◆ **TASK INSTRUCTIONS**: Below are records; count the lines in them that hold "space" and give only the count.

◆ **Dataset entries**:

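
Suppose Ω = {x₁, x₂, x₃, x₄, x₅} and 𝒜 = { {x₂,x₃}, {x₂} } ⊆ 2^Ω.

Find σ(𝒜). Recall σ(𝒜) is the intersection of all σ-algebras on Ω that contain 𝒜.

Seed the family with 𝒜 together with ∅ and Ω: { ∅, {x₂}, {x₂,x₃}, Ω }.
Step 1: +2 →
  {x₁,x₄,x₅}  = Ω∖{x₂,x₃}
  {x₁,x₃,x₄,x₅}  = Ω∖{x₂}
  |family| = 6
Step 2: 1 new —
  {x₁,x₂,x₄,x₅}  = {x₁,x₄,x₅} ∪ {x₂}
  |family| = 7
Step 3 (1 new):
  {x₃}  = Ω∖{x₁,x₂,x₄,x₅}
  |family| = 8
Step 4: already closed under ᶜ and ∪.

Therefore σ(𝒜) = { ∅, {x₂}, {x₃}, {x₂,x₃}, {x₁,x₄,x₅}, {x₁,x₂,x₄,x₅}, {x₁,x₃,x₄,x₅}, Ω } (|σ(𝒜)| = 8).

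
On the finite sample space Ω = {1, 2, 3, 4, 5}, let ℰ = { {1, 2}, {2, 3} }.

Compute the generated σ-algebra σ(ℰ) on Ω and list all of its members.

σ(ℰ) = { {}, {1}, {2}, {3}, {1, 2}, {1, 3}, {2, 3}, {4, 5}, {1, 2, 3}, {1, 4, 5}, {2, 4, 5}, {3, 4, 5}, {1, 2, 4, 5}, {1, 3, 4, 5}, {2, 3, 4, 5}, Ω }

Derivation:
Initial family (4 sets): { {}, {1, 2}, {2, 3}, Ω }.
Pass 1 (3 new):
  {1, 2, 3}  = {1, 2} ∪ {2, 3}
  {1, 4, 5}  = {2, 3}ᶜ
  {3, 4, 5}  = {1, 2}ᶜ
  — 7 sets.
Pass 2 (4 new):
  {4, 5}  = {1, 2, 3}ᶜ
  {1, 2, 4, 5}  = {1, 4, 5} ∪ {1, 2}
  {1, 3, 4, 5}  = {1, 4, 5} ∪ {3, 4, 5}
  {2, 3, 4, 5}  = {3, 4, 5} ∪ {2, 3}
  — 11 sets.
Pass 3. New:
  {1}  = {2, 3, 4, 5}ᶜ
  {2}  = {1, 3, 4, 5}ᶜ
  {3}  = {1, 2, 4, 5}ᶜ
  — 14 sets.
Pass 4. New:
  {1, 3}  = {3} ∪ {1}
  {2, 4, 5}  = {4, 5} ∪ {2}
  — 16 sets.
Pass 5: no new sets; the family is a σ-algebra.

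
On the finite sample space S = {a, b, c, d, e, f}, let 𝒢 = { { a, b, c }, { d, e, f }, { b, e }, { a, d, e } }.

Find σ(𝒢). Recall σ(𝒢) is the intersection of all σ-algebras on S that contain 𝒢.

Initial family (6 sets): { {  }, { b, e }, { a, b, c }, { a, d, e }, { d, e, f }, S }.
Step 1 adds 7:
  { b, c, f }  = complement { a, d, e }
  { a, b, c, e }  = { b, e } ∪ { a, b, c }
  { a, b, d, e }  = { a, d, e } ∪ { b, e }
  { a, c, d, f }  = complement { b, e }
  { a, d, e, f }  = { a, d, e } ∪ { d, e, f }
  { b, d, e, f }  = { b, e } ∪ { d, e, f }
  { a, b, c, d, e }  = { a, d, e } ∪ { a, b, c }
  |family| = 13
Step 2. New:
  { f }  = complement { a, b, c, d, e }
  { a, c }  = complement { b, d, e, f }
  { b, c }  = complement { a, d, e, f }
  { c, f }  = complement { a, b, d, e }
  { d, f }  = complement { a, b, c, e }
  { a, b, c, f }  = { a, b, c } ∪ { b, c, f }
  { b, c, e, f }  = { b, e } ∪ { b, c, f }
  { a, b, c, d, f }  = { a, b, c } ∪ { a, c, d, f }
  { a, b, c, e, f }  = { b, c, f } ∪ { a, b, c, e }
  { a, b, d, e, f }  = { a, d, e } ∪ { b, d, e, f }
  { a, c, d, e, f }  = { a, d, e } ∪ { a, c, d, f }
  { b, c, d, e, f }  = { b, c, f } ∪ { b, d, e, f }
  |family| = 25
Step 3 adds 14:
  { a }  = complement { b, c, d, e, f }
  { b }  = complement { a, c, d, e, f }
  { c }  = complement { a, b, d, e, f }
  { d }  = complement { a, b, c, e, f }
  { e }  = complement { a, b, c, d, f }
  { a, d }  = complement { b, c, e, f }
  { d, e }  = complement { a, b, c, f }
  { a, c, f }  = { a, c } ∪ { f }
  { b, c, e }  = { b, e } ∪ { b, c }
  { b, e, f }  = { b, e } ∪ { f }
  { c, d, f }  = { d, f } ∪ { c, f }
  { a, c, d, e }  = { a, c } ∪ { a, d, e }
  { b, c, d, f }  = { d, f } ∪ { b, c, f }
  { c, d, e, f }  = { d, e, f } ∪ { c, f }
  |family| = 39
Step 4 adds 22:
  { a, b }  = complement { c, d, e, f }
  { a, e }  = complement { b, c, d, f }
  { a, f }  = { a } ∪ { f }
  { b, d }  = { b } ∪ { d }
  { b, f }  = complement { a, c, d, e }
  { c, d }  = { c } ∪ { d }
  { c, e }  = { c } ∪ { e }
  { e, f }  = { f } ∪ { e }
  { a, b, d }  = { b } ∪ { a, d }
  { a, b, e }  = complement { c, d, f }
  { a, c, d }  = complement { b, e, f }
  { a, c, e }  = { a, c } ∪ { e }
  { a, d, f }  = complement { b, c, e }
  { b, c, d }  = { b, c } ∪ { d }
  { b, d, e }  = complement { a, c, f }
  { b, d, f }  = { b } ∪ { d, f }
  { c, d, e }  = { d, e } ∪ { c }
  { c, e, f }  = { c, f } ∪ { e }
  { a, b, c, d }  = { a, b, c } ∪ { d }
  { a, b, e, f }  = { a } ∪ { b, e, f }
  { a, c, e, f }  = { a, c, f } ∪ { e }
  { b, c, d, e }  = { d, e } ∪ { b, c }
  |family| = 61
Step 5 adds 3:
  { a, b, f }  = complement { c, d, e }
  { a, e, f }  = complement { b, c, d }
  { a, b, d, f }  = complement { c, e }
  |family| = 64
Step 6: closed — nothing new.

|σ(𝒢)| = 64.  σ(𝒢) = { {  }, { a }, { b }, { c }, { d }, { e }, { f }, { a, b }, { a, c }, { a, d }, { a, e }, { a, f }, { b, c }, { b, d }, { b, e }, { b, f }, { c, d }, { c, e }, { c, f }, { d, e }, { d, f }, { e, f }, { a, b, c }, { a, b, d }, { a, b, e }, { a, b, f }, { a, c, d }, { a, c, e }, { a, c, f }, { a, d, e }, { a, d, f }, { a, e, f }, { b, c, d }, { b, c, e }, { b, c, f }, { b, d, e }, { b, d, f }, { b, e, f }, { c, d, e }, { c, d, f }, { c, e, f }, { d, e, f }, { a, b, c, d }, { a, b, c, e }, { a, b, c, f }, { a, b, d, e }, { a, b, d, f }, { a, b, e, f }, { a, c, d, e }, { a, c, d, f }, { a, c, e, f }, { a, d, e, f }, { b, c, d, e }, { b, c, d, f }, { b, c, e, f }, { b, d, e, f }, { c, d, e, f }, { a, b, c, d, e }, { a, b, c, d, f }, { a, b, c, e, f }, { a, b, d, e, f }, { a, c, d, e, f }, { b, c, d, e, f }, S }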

◆ **RESPONSE TO THE EXERCISE**: 2